> TASK TO COMPLETE:
Only the number is wanted: how many lines of the listing below contain "free"?

#####

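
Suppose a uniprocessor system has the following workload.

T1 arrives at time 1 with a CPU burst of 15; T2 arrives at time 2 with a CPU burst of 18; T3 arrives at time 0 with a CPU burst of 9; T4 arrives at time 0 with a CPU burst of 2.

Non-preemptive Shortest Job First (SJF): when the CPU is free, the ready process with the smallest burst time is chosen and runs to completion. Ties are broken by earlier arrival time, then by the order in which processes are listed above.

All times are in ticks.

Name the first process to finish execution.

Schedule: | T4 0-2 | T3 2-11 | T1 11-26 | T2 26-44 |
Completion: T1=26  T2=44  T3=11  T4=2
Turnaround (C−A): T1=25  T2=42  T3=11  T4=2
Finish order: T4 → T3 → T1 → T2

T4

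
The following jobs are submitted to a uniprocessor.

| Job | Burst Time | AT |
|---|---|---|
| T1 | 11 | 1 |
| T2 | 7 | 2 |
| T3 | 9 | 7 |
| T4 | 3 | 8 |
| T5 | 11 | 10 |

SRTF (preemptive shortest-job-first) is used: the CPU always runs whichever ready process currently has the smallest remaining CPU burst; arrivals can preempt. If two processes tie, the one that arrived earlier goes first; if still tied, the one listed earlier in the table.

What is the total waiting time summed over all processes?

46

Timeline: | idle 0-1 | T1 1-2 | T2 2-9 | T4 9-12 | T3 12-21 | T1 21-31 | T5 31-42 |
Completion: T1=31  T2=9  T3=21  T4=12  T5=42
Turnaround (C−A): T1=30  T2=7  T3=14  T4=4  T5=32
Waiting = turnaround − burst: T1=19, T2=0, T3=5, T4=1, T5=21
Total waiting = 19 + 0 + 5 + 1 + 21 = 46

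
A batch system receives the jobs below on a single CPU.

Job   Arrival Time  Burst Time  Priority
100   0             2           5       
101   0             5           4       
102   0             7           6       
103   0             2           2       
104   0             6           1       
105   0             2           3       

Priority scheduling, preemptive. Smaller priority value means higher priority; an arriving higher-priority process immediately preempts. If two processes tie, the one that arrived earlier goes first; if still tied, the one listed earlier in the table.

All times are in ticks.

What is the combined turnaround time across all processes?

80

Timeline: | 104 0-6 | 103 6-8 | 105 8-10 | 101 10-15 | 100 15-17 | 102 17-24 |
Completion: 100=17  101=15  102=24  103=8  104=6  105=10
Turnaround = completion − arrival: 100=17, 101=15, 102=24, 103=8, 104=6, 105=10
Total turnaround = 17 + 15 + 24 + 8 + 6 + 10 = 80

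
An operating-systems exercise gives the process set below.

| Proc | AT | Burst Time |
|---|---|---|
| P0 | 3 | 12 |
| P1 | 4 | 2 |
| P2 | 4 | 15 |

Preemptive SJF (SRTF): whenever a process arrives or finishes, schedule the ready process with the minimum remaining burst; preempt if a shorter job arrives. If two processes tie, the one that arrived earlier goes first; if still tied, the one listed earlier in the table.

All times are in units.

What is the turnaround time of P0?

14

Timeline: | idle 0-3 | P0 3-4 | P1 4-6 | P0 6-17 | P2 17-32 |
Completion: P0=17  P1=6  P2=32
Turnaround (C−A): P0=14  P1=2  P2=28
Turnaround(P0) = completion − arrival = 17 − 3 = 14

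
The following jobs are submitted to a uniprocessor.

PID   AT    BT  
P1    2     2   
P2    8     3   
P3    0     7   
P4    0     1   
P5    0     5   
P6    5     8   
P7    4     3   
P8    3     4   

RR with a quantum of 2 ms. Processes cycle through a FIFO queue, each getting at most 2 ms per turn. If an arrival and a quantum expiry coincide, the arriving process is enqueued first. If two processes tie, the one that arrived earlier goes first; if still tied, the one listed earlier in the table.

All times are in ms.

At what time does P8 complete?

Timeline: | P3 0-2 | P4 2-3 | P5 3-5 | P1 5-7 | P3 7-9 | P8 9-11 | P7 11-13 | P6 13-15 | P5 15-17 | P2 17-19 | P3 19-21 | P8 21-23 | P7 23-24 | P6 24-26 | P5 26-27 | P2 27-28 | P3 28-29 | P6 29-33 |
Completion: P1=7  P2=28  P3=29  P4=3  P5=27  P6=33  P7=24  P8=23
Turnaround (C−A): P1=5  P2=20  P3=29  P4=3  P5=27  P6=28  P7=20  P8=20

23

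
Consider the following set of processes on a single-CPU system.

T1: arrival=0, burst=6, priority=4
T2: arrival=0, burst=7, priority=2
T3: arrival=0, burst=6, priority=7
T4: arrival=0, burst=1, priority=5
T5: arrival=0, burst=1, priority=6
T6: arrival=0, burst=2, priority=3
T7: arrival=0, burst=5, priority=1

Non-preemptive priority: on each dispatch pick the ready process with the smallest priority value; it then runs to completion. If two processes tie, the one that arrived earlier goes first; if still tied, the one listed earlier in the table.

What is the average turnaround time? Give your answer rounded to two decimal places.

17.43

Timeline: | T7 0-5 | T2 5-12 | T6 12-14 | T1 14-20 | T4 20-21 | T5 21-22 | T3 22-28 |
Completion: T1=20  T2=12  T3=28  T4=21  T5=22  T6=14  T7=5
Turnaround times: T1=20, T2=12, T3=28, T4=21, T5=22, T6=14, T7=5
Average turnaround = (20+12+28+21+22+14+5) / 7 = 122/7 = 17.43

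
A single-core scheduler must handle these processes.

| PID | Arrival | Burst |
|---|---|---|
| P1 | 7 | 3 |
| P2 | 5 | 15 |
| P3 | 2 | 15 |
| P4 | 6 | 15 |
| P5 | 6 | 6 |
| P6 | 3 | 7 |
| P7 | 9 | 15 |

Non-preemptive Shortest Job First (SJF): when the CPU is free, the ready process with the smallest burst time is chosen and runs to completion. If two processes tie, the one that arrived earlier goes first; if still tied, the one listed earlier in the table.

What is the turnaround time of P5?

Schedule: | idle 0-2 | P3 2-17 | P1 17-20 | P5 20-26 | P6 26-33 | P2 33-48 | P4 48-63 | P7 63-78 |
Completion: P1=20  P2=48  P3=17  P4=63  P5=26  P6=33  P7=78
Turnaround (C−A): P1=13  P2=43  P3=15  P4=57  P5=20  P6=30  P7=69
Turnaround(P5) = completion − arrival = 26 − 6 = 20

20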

#####

> RESPONSE AREA:
2